> [Exercise goal]
Copy each line of the following data that contains "where".

> [Exercise material]
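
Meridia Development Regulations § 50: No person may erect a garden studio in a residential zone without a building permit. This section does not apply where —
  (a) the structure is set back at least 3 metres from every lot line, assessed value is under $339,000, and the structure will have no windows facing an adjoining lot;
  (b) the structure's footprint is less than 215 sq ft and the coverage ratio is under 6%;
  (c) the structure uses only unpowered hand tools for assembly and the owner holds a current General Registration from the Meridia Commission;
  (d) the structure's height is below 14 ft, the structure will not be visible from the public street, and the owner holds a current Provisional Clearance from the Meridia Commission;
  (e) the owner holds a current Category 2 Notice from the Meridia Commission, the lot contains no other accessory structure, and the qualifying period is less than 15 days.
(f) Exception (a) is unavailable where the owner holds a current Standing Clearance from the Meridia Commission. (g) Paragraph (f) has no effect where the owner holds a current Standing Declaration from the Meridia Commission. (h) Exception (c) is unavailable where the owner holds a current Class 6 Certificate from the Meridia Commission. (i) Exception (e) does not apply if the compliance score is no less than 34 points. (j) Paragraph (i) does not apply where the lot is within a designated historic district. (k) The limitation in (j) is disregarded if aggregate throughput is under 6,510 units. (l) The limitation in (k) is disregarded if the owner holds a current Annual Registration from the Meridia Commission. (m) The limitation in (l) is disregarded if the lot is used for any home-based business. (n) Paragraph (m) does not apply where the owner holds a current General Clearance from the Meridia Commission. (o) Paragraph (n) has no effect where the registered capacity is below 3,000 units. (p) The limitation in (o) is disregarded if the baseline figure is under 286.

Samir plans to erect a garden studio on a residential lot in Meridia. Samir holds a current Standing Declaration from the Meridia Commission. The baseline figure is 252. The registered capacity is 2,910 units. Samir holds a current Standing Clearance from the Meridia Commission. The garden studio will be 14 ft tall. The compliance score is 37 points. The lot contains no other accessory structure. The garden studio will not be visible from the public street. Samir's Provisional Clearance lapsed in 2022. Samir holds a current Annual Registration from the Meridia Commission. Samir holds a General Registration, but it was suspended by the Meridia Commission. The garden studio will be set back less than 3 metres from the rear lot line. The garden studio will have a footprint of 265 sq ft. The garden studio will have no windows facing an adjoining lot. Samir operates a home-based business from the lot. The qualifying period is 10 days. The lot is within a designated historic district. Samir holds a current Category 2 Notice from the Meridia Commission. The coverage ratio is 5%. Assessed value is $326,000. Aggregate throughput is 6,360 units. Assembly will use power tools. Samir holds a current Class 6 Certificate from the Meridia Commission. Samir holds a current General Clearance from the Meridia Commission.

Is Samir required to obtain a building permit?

Exception (a) does not apply: the rear setback is under 3 m.
Exception (b) does not apply: the structure's footprint is 265 sq ft, not less than 215 sq ft.
Exception (c) fails — assembly uses power tools.
Exception (d) requires that the structure's height is below 14 ft; but the structure's height is 14 ft, not below 14 ft, so (d) is unavailable.
Exception (e)'s conditions are all satisfied: a current Category 2 Notice is held; the lot has no other accessory structure; the qualifying period is 10 days, less than the 15 days limit. Considering the limiting provisions: (i) is engaged (the compliance score is 37 points, meeting the 34 points threshold), but is set aside by (j): (j) operates against (i): the lot is in a historic district. (k) operates (aggregate throughput is 6,360 units, under the 6,510 units limit), but is overridden by (l): (l) operates — a current Annual Registration is held. (m) operates (a home-based business operates on the lot), but is set aside by (n): (n) operates against (m): a current General Clearance is held. (o) would limit (n) — the registered capacity is 2,910 units, below the 3,000 units limit — but (p) sets (o) aside: (p) is triggered — the baseline figure is 252, under the 286 limit. (e) remains available.

No — exception (e) applies; Samir does not need a building permit.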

> [Reply]
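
Meridia Development Regulations § 50: No person may erect a garden studio in a residential zone without a building permit. This section does not apply where —
(f) Exception (a) is unavailable where the owner holds a current Standing Clearance from the Meridia Commission. (g) Paragraph (f) has no effect where the owner holds a current Standing Declaration from the Meridia Commission. (h) Exception (c) is unavailable where the owner holds a current Class 6 Certificate from the Meridia Commission. (i) Exception (e) does not apply if the compliance score is no less than 34 points. (j) Paragraph (i) does not apply where the lot is within a designated historic district. (k) The limitation in (j) is disregarded if aggregate throughput is under 6,510 units. (l) The limitation in (k) is disregarded if the owner holds a current Annual Registration from the Meridia Commission. (m) The limitation in (l) is disregarded if the lot is used for any home-based business. (n) Paragraph (m) does not apply where the owner holds a current General Clearance from the Meridia Commission. (o) Paragraph (n) has no effect where the registered capacity is below 3,000 units. (p) The limitation in (o) is disregarded if the baseline figure is under 286.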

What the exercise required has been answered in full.